--- Record extracts ---

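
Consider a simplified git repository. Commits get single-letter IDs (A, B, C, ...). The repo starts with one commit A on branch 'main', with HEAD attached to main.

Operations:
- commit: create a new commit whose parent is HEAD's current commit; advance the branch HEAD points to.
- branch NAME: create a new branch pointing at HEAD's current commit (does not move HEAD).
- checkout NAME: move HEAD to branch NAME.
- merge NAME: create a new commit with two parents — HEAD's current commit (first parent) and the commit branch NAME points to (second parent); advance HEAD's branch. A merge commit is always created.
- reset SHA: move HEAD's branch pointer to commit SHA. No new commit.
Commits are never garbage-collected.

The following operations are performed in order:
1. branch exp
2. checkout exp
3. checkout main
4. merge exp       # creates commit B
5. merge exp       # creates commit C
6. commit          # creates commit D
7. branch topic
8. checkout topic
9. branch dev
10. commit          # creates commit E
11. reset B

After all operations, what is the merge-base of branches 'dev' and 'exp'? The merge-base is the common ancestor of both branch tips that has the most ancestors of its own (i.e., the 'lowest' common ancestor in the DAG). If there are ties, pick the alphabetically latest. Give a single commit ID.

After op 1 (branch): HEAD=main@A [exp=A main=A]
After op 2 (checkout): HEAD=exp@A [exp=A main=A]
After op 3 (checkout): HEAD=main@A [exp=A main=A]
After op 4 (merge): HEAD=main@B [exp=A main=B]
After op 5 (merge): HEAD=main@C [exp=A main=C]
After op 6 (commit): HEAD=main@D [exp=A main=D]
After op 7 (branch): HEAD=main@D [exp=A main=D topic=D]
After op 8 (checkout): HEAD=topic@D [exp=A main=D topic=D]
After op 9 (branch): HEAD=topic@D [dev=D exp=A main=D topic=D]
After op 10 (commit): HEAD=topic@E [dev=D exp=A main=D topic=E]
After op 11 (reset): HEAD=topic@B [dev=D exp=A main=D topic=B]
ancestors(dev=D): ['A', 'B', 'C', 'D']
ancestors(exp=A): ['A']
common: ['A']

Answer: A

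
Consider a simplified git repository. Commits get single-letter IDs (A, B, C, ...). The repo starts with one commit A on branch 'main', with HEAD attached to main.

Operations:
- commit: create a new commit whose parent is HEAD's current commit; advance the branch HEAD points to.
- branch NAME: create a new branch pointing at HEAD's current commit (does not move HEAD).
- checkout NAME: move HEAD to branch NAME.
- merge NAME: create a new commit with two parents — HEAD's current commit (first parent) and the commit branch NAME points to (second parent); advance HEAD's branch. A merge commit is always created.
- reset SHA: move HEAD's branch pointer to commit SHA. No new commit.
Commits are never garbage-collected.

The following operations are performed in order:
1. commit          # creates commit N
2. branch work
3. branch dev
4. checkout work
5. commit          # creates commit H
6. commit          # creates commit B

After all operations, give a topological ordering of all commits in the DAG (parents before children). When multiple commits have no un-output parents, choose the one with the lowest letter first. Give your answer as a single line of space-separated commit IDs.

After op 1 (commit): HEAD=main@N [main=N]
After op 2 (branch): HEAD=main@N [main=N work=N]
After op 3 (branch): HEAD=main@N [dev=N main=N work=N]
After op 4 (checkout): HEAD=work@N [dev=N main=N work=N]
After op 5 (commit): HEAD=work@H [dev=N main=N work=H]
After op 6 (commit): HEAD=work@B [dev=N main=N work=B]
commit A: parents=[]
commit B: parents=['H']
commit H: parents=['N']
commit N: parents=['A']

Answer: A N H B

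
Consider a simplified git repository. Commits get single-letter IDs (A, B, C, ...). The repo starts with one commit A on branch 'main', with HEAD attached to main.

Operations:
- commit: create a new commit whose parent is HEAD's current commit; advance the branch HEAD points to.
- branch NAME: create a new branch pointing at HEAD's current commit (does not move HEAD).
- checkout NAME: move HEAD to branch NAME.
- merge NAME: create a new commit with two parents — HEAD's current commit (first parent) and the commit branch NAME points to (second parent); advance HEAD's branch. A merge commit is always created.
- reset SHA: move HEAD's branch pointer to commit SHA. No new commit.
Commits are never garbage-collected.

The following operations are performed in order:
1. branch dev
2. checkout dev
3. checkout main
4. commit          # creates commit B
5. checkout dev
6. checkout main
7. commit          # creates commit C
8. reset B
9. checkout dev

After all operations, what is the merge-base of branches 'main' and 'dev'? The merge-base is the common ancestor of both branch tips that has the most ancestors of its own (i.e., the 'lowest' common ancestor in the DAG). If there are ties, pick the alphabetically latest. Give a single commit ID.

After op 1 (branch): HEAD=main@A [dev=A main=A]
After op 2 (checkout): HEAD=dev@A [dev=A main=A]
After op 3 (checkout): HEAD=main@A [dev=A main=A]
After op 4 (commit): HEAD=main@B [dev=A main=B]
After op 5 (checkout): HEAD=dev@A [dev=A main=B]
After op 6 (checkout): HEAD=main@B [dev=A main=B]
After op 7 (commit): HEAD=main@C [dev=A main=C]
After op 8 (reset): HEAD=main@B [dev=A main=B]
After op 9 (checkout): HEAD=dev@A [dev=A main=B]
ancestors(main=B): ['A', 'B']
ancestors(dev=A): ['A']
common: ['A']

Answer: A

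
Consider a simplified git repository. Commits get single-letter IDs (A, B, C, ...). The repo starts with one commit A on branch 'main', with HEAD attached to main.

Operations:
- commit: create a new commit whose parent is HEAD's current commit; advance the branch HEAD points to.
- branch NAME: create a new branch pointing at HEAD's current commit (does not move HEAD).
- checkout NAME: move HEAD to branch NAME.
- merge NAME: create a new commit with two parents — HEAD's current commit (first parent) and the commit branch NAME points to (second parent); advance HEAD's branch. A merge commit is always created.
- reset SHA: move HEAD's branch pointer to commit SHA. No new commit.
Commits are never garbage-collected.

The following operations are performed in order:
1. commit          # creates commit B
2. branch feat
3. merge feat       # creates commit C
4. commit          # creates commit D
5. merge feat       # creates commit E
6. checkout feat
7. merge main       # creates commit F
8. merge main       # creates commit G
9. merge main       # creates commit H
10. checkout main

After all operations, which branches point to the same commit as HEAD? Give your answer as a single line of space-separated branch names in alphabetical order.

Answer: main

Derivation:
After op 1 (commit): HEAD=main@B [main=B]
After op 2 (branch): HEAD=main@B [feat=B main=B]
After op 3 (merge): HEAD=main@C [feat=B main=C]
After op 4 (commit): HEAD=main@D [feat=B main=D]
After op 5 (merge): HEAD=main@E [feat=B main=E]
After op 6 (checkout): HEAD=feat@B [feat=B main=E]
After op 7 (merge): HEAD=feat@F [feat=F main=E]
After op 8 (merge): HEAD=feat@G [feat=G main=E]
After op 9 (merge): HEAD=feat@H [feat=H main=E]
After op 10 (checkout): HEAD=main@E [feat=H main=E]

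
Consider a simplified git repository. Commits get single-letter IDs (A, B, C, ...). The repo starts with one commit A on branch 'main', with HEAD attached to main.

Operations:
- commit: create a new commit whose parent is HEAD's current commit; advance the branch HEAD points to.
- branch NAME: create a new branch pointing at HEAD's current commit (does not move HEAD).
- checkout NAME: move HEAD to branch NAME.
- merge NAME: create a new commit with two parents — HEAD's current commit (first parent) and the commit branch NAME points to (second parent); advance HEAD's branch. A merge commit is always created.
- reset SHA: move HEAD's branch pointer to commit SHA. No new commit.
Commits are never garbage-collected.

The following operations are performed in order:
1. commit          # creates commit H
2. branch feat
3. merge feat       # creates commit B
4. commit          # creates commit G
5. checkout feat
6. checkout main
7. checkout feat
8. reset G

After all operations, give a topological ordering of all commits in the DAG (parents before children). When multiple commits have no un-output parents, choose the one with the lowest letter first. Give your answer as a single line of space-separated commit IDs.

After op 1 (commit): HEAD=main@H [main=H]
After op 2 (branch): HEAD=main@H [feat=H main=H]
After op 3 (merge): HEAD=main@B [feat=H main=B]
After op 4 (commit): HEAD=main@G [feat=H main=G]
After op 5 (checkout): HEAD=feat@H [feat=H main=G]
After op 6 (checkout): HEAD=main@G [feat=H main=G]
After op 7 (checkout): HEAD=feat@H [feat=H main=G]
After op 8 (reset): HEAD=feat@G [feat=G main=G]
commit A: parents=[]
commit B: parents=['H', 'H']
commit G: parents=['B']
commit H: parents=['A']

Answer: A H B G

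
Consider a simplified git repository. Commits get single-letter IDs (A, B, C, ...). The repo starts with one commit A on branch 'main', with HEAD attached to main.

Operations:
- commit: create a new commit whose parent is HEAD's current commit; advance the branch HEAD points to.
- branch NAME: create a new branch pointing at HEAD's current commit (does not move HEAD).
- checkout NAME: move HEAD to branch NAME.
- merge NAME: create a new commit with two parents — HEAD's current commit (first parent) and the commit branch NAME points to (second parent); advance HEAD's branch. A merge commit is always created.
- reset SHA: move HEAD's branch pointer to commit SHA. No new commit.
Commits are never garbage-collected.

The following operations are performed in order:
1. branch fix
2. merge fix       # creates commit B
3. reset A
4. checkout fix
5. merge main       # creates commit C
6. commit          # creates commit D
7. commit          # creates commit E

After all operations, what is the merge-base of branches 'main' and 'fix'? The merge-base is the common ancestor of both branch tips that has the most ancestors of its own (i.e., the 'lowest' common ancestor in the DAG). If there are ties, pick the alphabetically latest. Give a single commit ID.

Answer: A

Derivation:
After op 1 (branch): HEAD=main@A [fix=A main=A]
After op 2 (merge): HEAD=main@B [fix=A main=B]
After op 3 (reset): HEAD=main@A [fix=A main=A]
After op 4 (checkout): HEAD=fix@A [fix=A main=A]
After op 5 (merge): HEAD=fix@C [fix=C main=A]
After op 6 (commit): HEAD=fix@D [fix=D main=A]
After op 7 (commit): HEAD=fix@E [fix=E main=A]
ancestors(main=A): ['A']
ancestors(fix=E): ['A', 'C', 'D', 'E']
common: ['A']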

---

Nothing but the lines from the start of the data through the line holding "11. reset B" should be restated, and each one exactly.

▸ Answer box:
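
Consider a simplified git repository. Commits get single-letter IDs (A, B, C, ...). The repo starts with one commit A on branch 'main', with HEAD attached to main.

Operations:
- commit: create a new commit whose parent is HEAD's current commit; advance the branch HEAD points to.
- branch NAME: create a new branch pointing at HEAD's current commit (does not move HEAD).
- checkout NAME: move HEAD to branch NAME.
- merge NAME: create a new commit with two parents — HEAD's current commit (first parent) and the commit branch NAME points to (second parent); advance HEAD's branch. A merge commit is always created.
- reset SHA: move HEAD's branch pointer to commit SHA. No new commit.
Commits are never garbage-collected.

The following operations are performed in order:
1. branch exp
2. checkout exp
3. checkout main
4. merge exp       # creates commit B
5. merge exp       # creates commit C
6. commit          # creates commit D
7. branch topic
8. checkout topic
9. branch dev
10. commit          # creates commit E
11. reset B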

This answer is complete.